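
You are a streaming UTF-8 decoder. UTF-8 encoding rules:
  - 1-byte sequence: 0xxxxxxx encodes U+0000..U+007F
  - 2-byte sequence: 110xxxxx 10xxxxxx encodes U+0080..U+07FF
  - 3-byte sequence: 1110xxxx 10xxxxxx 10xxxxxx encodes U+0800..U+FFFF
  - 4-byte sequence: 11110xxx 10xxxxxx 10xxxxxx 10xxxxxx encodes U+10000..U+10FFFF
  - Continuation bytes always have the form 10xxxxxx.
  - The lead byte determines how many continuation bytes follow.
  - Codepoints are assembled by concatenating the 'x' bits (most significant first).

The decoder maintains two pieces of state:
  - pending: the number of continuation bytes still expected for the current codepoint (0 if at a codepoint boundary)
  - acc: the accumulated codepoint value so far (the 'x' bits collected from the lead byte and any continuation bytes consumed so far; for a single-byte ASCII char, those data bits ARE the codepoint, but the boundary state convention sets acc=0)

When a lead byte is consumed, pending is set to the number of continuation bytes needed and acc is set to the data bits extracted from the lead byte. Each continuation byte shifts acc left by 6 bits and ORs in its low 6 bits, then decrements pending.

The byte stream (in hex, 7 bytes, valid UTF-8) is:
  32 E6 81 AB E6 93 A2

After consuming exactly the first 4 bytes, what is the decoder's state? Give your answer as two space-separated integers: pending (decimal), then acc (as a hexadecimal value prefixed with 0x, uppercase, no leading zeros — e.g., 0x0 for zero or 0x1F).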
*-*-*
TASK PROMPT:
Beginning with the line that contains "- The lead byte", write out every line through the end of the entries above, exactly.

TASK ANSWER:
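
  - The lead byte determines how many continuation bytes follow.
  - Codepoints are assembled by concatenating the 'x' bits (most significant first).

The decoder maintains two pieces of state:
  - pending: the number of continuation bytes still expected for the current codepoint (0 if at a codepoint boundary)
  - acc: the accumulated codepoint value so far (the 'x' bits collected from the lead byte and any continuation bytes consumed so far; for a single-byte ASCII char, those data bits ARE the codepoint, but the boundary state convention sets acc=0)

When a lead byte is consumed, pending is set to the number of continuation bytes needed and acc is set to the data bits extracted from the lead byte. Each continuation byte shifts acc left by 6 bits and ORs in its low 6 bits, then decrements pending.

The byte stream (in hex, 7 bytes, valid UTF-8) is:
  32 E6 81 AB E6 93 A2

After consuming exactly the first 4 bytes, what is the decoder's state? Give your answer as two space-separated integers: pending (decimal), then acc (as a hexadecimal value prefixed with 0x, uppercase, no leading zeros — e.g., 0x0 for zero or 0x1F).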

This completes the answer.